:: SUPPLIED INFORMATION ::

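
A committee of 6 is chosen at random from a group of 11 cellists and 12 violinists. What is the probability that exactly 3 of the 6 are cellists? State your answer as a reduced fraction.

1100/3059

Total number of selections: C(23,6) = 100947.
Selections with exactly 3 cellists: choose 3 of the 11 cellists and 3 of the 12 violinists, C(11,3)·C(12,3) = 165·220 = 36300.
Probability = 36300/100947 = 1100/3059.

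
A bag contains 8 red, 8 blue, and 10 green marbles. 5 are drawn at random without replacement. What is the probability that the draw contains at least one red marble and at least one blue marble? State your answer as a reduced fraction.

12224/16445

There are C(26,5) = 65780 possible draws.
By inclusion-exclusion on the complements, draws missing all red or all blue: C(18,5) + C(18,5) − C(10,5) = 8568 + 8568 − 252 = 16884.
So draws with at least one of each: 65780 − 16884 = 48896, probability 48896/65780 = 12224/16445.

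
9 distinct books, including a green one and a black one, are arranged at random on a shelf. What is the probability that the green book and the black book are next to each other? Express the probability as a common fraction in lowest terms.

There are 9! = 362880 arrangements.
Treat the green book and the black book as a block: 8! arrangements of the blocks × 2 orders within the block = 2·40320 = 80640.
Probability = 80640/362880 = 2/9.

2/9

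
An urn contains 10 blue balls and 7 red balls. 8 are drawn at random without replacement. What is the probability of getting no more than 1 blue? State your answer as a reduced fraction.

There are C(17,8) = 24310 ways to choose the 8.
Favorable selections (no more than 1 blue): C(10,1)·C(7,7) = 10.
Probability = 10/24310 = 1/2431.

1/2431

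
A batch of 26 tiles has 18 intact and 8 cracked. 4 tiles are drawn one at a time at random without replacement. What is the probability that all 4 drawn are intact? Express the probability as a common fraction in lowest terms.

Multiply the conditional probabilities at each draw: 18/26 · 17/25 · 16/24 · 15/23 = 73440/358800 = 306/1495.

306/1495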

:::

**EXERCISE GOAL**
Please write out, exactly as they appear, the lines from the line containing "A batch of 26" through the last line of the records above, both included.

**SOLUTION TO THIS TASK**
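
A batch of 26 tiles has 18 intact and 8 cracked. 4 tiles are drawn one at a time at random without replacement. What is the probability that all 4 drawn are intact? Express the probability as a common fraction in lowest terms.

Multiply the conditional probabilities at each draw: 18/26 · 17/25 · 16/24 · 15/23 = 73440/358800 = 306/1495.

306/1495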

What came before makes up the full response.